[Data records]
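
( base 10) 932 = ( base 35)QM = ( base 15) 422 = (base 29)134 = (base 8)1644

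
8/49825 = 8/49825 =0.00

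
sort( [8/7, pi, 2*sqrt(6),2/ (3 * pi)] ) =[ 2/( 3* pi),8/7,pi, 2 * sqrt(6) ] 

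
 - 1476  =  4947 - 6423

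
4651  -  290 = 4361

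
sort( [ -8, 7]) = [ - 8,7]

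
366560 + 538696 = 905256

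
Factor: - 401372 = - 2^2*100343^1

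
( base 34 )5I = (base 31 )62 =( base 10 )188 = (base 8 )274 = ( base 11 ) 161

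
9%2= 1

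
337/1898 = 337/1898 = 0.18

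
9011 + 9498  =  18509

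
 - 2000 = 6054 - 8054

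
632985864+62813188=695799052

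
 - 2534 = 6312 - 8846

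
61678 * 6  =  370068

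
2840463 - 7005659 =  - 4165196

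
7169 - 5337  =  1832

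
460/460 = 1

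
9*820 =7380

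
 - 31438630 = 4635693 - 36074323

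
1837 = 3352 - 1515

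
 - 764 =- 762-2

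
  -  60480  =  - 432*140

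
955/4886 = 955/4886 = 0.20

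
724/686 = 362/343 = 1.06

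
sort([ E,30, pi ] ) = [ E,pi,30]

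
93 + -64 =29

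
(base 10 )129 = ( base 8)201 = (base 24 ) 59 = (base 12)A9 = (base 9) 153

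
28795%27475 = 1320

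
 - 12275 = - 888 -11387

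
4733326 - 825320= 3908006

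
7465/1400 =5 + 93/280 = 5.33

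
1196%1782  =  1196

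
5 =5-0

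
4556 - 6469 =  - 1913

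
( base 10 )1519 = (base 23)2K1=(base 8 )2757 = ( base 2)10111101111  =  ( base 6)11011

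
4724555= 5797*815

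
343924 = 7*49132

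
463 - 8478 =- 8015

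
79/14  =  5 + 9/14 = 5.64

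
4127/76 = 4127/76 = 54.30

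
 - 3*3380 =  - 10140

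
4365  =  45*97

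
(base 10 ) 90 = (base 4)1122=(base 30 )30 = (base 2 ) 1011010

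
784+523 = 1307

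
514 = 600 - 86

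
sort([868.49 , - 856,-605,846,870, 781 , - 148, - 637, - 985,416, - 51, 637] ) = [ - 985, - 856, - 637, - 605 , - 148 , - 51,416,637,  781,846, 868.49, 870] 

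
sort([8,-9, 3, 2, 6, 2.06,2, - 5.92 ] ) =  [ - 9, - 5.92 , 2,2,  2.06, 3,6, 8]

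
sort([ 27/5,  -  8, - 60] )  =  [ - 60, - 8,27/5 ]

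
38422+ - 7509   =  30913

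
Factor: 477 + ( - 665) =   -  2^2*47^1 = - 188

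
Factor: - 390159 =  -3^2*7^1*11^1*563^1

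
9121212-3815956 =5305256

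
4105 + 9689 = 13794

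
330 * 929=306570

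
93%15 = 3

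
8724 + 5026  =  13750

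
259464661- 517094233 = -257629572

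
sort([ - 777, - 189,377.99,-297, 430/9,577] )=[  -  777,  -  297,-189,430/9,377.99,577] 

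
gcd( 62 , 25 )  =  1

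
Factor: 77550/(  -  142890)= - 5^1*47^1*433^( - 1)=- 235/433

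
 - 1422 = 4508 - 5930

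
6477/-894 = -8 + 225/298 = - 7.24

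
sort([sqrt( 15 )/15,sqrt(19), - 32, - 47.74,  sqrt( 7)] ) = [ - 47.74, - 32,sqrt(15)/15,  sqrt (7),sqrt( 19 )]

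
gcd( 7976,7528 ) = 8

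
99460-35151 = 64309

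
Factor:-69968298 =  - 2^1 * 3^1*19^2*32303^1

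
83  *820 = 68060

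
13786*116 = 1599176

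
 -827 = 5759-6586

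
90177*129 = 11632833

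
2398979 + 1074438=3473417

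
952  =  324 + 628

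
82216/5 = 16443 + 1/5  =  16443.20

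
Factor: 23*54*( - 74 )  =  -91908 = - 2^2*3^3*23^1*37^1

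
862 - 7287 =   -  6425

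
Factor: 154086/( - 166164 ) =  - 2^(  -  1 )*227^( - 1) * 421^1 = - 421/454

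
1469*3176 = 4665544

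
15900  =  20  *795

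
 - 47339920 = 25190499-72530419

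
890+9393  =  10283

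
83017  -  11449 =71568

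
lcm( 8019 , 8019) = 8019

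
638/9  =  638/9 = 70.89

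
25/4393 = 25/4393  =  0.01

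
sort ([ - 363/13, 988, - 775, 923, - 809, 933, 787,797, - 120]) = [ - 809, - 775, - 120, - 363/13, 787, 797,923, 933, 988 ]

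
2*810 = 1620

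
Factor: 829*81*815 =54726435 = 3^4*5^1 * 163^1*829^1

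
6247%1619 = 1390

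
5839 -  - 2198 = 8037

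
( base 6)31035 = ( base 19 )B84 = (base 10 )4127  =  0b1000000011111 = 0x101F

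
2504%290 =184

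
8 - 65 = -57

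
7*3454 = 24178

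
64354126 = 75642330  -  11288204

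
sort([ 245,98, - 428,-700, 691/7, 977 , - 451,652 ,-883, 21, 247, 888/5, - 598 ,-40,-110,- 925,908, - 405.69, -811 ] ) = [-925, - 883, - 811, - 700, - 598, - 451, - 428, - 405.69, - 110, - 40,21,98 , 691/7 , 888/5, 245 , 247 , 652, 908, 977]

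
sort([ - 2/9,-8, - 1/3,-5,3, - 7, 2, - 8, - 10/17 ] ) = [ - 8, - 8 , - 7 , - 5,-10/17, - 1/3, - 2/9,2 , 3 ] 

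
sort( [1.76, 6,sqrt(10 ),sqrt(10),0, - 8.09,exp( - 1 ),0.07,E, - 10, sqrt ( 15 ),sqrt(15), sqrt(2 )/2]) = [ - 10 ,  -  8.09,  0, 0.07,exp ( - 1 ), sqrt(2)/2,1.76,E, sqrt(10 ),sqrt(10),sqrt(15 ),sqrt(15 ),6]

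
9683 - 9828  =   - 145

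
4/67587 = 4/67587 =0.00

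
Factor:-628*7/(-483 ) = 2^2*3^(  -  1)*23^(  -  1)*157^1=628/69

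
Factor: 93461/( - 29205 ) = -3^(-2)*5^( - 1)* 11^( - 1)*19^1*59^( - 1)* 4919^1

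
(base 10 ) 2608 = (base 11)1a61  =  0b101000110000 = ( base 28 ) 394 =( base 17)907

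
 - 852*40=-34080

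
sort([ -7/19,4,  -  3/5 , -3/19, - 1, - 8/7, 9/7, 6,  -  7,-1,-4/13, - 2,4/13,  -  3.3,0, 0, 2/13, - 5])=[ - 7,-5, - 3.3, - 2, - 8/7, - 1, - 1,  -  3/5 , - 7/19, - 4/13,  -  3/19, 0, 0,2/13,4/13,9/7,4, 6 ] 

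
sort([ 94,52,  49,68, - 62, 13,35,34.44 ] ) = [ - 62, 13, 34.44,35,49, 52, 68, 94]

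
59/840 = 59/840=0.07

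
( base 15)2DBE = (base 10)9854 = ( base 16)267e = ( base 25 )FJ4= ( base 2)10011001111110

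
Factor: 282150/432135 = 2^1*  3^(-1)*5^1*19^1*97^(-1 ) = 190/291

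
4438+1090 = 5528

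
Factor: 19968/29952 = 2/3 = 2^1*3^(  -  1)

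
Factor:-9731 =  - 37^1*263^1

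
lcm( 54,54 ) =54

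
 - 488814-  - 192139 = - 296675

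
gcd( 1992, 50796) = 996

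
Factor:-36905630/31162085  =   - 2^1*89^1*41467^1*6232417^( - 1 ) = - 7381126/6232417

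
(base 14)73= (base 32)35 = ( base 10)101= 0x65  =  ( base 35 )2V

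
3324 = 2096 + 1228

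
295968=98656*3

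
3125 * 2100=6562500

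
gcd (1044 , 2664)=36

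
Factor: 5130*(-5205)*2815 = - 2^1*3^4 * 5^3*19^1*347^1 * 563^1 = - 75165144750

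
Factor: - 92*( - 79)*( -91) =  - 661388 = -  2^2*7^1*13^1*23^1*79^1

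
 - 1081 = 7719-8800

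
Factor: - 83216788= - 2^2 *73^1*284989^1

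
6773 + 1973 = 8746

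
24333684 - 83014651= -58680967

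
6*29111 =174666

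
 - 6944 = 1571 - 8515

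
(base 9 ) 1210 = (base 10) 900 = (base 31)T1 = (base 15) 400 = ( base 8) 1604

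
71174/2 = 35587= 35587.00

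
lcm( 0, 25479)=0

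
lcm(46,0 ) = 0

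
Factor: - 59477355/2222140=-11895471/444428=- 2^( - 2)  *  3^3*7^1 * 137^( - 1)*811^( - 1)*62939^1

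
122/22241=122/22241  =  0.01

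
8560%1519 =965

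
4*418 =1672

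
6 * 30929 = 185574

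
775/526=1 + 249/526 = 1.47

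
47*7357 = 345779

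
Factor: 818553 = 3^1 * 281^1*971^1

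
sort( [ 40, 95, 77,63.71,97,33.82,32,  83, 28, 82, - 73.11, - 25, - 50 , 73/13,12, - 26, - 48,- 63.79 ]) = [ - 73.11, - 63.79, - 50,-48 , - 26, - 25,  73/13, 12, 28, 32 , 33.82,40,  63.71,77, 82,83,  95 , 97] 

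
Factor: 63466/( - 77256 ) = -31733/38628 = - 2^ ( - 2 )*3^( - 2 )*13^1*29^( - 1)*37^( - 1 ) * 2441^1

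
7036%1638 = 484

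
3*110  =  330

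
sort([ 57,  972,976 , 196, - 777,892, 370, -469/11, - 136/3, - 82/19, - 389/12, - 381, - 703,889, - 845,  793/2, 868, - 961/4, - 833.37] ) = [ - 845, - 833.37, - 777, - 703, - 381,-961/4, - 136/3,-469/11, - 389/12, - 82/19, 57, 196,370, 793/2 , 868,889, 892, 972, 976 ]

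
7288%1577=980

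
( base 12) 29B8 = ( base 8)11434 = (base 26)764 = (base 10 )4892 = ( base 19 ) DA9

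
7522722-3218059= 4304663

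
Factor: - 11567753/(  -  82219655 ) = 5^(  -  1)*7^(  -  1) * 43^( - 1 )*54631^(-1)*11567753^1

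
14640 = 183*80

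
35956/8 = 4494 + 1/2 = 4494.50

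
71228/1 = 71228=   71228.00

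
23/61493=23/61493 = 0.00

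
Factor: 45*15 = 675= 3^3*5^2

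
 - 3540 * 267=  - 945180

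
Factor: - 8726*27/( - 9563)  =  235602/9563 = 2^1*3^3 *73^ ( - 1)*131^( - 1) * 4363^1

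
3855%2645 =1210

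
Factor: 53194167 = 3^2*13^1*19^1*23929^1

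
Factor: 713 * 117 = 83421 = 3^2*13^1 * 23^1*31^1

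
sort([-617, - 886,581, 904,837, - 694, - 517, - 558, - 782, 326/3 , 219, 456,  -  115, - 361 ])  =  [ - 886, - 782, - 694,- 617, -558, - 517,  -  361, - 115,326/3, 219, 456, 581,837,904 ]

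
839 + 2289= 3128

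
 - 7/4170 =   -  7/4170 = - 0.00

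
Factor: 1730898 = 2^1*3^2*13^2*569^1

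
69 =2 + 67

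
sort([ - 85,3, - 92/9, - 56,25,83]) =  [ - 85, - 56, - 92/9,3,25, 83 ]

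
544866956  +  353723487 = 898590443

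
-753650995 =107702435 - 861353430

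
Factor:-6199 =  - 6199^1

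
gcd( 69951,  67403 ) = 7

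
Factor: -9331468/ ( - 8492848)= 2^( - 2)*7^( - 1)*13^( - 1)*19^(  -  1)*23^1*307^ (-1 )*101429^1 = 2332867/2123212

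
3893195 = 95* 40981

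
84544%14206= 13514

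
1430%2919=1430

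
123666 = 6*20611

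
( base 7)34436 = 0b10001001011110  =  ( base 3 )110001212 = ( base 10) 8798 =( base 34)7kq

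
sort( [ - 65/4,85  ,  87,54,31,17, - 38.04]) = [ - 38.04, - 65/4,17,  31,  54 , 85,87]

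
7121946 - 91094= 7030852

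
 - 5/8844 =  - 1 + 8839/8844 = -  0.00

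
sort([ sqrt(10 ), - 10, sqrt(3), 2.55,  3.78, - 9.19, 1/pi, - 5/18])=[ - 10, - 9.19, - 5/18, 1/pi, sqrt( 3),2.55, sqrt( 10 ),3.78 ] 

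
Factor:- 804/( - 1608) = 1/2 = 2^( - 1)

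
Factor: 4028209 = 19^1*41^1*5171^1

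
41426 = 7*5918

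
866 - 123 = 743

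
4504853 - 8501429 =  - 3996576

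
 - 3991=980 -4971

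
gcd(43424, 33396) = 92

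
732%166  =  68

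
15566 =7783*2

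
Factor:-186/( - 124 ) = 3/2  =  2^ ( - 1 )*3^1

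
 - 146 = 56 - 202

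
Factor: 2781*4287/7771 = 3^4*19^( - 1)*103^1*409^( - 1 )*1429^1 = 11922147/7771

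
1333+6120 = 7453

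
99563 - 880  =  98683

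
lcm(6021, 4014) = 12042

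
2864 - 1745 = 1119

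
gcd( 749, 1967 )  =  7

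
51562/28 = 3683/2=1841.50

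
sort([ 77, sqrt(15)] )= [sqrt (15),  77]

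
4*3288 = 13152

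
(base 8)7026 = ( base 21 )83f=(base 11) 2789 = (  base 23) 6ii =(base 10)3606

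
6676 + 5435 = 12111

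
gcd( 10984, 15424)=8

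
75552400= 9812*7700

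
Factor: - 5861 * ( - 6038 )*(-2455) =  - 86879302690 = - 2^1* 5^1*491^1 * 3019^1*5861^1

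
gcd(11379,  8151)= 3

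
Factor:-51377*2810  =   - 144369370=- 2^1 * 5^1*83^1 * 281^1*619^1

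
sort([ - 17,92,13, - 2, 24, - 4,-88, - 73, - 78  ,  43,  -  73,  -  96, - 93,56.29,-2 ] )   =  [  -  96,-93, - 88, - 78, - 73,- 73,  -  17, - 4, -2, - 2,  13, 24,  43 , 56.29, 92]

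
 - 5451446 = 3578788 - 9030234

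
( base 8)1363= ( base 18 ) 25H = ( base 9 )1028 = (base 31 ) OB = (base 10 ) 755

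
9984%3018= 930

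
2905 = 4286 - 1381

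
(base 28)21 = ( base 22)2D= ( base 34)1N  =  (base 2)111001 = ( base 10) 57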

### PROBLEM DETAILS
Reproduce each line of the records in which the string "sqrt" appears.

### FINISHED EXERCISE
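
sort( [8/7, pi, 2*sqrt(6),2/ (3 * pi)] ) =[ 2/( 3* pi),8/7,pi, 2 * sqrt(6) ] 
sort([sqrt( 15 )/15,sqrt(19), - 32, - 47.74,  sqrt( 7)] ) = [ - 47.74, - 32,sqrt(15)/15,  sqrt (7),sqrt( 19 )]
sort( [1.76, 6,sqrt(10 ),sqrt(10),0, - 8.09,exp( - 1 ),0.07,E, - 10, sqrt ( 15 ),sqrt(15), sqrt(2 )/2]) = [ - 10 ,  -  8.09,  0, 0.07,exp ( - 1 ), sqrt(2)/2,1.76,E, sqrt(10 ),sqrt(10),sqrt(15 ),sqrt(15 ),6]
sort([ sqrt(10 ), - 10, sqrt(3), 2.55,  3.78, - 9.19, 1/pi, - 5/18])=[ - 10, - 9.19, - 5/18, 1/pi, sqrt( 3),2.55, sqrt( 10 ),3.78 ] 
sort([ 77, sqrt(15)] )= [sqrt (15),  77]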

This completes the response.